##### WORKING DATA #####

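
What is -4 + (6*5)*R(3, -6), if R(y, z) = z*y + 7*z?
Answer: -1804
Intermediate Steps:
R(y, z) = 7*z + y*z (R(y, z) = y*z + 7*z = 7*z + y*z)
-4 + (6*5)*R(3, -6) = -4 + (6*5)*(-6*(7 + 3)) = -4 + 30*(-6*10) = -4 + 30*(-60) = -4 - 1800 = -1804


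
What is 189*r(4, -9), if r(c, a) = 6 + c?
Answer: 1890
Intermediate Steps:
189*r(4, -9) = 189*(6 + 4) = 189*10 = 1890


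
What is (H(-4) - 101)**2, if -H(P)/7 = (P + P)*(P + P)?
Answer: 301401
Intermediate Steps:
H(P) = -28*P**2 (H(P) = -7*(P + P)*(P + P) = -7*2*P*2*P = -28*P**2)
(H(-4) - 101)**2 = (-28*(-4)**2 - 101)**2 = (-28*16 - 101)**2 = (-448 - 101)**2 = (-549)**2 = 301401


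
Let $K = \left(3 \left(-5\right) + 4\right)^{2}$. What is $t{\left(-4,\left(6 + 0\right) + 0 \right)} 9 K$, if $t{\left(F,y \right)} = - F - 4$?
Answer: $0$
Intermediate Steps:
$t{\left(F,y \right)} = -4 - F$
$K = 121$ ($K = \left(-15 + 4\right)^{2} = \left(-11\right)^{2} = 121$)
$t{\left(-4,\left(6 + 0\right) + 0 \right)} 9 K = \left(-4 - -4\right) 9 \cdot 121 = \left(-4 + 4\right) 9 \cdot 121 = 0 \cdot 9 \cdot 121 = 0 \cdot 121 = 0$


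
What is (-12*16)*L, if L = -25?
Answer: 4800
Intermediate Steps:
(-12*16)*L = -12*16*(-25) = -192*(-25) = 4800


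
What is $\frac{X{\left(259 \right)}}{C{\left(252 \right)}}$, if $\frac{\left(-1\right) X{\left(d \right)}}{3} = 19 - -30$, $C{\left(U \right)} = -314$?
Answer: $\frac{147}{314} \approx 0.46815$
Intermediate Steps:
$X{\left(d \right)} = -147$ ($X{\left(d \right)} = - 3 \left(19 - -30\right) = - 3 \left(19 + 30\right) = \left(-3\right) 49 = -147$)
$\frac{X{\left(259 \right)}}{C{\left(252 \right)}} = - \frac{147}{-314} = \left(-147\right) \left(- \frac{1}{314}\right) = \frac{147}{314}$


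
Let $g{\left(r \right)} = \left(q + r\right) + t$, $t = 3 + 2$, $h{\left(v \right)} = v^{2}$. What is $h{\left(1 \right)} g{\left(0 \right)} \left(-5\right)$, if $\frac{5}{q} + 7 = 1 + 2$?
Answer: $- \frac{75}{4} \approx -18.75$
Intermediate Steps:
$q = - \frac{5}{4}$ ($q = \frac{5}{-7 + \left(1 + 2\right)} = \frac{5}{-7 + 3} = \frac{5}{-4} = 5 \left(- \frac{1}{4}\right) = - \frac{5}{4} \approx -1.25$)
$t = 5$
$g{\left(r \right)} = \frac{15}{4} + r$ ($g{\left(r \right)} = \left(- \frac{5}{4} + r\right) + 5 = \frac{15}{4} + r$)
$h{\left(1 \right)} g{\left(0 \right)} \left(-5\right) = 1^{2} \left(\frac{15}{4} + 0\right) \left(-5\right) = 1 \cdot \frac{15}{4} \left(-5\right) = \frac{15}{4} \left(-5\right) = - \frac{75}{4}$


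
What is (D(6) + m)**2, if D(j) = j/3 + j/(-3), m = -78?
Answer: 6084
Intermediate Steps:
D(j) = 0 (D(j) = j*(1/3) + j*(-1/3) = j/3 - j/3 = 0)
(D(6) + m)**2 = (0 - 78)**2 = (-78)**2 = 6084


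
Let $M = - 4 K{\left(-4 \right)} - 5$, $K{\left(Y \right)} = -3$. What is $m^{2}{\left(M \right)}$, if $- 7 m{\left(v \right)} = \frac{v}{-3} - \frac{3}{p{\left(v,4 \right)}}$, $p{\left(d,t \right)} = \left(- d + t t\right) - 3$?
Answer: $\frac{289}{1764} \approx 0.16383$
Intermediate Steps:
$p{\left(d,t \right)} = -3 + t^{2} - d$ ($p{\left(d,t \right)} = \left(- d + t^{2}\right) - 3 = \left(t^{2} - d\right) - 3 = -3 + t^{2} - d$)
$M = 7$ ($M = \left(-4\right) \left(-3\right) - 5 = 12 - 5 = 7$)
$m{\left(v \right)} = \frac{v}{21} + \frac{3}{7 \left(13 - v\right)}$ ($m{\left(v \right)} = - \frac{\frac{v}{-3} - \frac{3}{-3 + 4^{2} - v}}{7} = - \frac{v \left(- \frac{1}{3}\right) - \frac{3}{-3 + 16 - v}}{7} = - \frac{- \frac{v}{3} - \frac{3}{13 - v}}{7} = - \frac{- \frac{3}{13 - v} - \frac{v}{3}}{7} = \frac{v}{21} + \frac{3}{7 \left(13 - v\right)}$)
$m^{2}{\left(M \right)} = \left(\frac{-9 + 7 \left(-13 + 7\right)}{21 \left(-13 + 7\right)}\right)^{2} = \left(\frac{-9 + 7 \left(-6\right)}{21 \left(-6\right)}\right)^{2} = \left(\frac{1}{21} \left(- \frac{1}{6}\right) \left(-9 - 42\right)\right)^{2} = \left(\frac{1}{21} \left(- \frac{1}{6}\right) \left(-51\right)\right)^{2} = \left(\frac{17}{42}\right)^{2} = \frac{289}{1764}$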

#####
##### WORKING DATA #####

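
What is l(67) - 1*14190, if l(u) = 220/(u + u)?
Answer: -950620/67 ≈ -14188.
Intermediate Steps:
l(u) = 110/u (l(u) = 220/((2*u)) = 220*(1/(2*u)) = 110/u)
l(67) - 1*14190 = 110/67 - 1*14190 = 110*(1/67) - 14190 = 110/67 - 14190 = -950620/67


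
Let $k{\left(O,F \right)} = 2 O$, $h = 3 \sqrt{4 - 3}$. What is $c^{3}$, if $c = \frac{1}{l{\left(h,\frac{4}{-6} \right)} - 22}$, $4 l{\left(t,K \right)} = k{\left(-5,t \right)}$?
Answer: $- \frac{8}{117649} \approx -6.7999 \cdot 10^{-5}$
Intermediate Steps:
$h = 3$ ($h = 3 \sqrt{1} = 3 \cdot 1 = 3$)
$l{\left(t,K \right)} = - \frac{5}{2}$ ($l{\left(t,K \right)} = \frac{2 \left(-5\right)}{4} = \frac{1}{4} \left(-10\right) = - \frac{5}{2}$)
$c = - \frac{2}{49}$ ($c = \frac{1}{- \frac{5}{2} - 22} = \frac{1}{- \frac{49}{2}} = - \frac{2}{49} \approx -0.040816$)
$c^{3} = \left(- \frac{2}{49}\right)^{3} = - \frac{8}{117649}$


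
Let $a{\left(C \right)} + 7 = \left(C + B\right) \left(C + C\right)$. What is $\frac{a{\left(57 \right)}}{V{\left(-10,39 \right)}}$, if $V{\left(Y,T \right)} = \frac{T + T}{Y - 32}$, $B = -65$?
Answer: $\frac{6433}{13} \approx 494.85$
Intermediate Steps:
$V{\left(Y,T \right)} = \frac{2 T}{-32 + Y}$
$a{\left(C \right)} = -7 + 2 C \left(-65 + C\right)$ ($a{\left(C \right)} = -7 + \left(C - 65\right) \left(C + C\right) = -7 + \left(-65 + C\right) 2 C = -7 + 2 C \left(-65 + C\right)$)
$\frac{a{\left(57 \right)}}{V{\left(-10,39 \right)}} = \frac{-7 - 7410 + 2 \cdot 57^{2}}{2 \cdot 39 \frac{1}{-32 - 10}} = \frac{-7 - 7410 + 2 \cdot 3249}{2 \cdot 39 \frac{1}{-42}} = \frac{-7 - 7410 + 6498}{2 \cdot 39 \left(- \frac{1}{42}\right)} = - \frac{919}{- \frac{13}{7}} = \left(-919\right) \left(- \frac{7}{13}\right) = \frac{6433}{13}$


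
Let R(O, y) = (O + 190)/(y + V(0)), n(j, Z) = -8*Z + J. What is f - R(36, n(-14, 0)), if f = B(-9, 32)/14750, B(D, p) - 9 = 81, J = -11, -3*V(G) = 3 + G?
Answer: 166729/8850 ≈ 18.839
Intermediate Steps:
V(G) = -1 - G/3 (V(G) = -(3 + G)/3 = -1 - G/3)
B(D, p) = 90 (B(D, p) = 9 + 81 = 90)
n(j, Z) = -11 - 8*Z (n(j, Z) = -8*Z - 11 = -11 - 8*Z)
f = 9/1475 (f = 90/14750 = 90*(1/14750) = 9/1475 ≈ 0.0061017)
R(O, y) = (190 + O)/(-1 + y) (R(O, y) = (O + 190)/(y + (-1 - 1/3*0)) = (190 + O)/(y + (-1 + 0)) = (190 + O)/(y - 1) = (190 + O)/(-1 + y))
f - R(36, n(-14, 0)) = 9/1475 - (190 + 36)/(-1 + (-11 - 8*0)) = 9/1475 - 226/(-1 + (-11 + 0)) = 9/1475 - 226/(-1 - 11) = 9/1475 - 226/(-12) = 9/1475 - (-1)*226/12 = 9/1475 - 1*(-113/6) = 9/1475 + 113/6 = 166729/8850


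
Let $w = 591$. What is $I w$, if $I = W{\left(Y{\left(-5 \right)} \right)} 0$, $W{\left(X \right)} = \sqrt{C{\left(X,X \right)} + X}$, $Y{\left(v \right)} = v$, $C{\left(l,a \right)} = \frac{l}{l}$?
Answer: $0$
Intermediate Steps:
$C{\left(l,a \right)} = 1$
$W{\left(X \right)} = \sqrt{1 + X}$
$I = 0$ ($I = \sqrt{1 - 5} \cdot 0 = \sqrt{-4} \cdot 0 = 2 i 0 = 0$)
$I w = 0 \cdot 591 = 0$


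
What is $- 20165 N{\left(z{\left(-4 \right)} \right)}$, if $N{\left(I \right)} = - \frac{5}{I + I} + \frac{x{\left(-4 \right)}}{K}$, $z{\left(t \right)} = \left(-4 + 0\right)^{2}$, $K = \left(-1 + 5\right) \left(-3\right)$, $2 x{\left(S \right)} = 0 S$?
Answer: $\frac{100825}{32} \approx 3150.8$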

#####

_TASK BRIEF_: Look above for the line with "What is -4 +" and the line with "What is (H(-4)", and reproduce exactly those two lines plus every line between, nothing more.

_SOLUTION_:
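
What is -4 + (6*5)*R(3, -6), if R(y, z) = z*y + 7*z?
Answer: -1804
Intermediate Steps:
R(y, z) = 7*z + y*z (R(y, z) = y*z + 7*z = 7*z + y*z)
-4 + (6*5)*R(3, -6) = -4 + (6*5)*(-6*(7 + 3)) = -4 + 30*(-6*10) = -4 + 30*(-60) = -4 - 1800 = -1804


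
What is 189*r(4, -9), if r(c, a) = 6 + c?
Answer: 1890
Intermediate Steps:
189*r(4, -9) = 189*(6 + 4) = 189*10 = 1890


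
What is (H(-4) - 101)**2, if -H(P)/7 = (P + P)*(P + P)?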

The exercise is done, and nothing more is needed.